• Dataset records:

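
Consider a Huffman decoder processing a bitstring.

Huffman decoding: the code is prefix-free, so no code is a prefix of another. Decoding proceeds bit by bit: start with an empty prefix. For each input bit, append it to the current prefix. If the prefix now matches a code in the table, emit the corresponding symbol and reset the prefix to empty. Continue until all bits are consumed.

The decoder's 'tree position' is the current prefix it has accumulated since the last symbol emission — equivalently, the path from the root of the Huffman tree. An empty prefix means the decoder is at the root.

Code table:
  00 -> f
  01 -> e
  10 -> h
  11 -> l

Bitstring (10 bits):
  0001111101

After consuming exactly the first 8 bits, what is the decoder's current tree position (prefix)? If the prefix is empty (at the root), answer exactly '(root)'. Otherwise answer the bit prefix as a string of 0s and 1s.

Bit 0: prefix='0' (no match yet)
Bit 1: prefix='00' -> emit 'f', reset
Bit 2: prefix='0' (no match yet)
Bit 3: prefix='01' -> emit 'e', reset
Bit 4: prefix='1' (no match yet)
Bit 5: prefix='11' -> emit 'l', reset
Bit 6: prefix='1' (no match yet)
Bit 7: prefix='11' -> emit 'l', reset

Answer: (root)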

---

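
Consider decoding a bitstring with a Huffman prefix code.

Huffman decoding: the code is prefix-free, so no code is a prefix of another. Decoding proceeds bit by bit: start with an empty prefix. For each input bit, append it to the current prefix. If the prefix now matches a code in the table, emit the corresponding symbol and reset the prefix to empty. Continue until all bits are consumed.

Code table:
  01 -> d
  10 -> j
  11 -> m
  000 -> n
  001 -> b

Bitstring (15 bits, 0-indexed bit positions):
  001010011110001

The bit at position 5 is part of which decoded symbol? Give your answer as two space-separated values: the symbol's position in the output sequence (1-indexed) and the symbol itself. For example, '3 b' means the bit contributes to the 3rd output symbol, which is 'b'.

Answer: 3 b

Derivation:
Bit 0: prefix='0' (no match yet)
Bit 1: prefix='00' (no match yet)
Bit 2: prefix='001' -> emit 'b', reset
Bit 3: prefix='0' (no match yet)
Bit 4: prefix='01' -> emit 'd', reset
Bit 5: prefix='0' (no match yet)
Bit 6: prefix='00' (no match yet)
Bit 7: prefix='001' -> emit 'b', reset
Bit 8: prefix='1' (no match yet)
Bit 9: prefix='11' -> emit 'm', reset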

• PROMPT: If a line in the data holds the word "Consider", count it, then state the total alone.

• REPLY TO THE EXERCISE: 2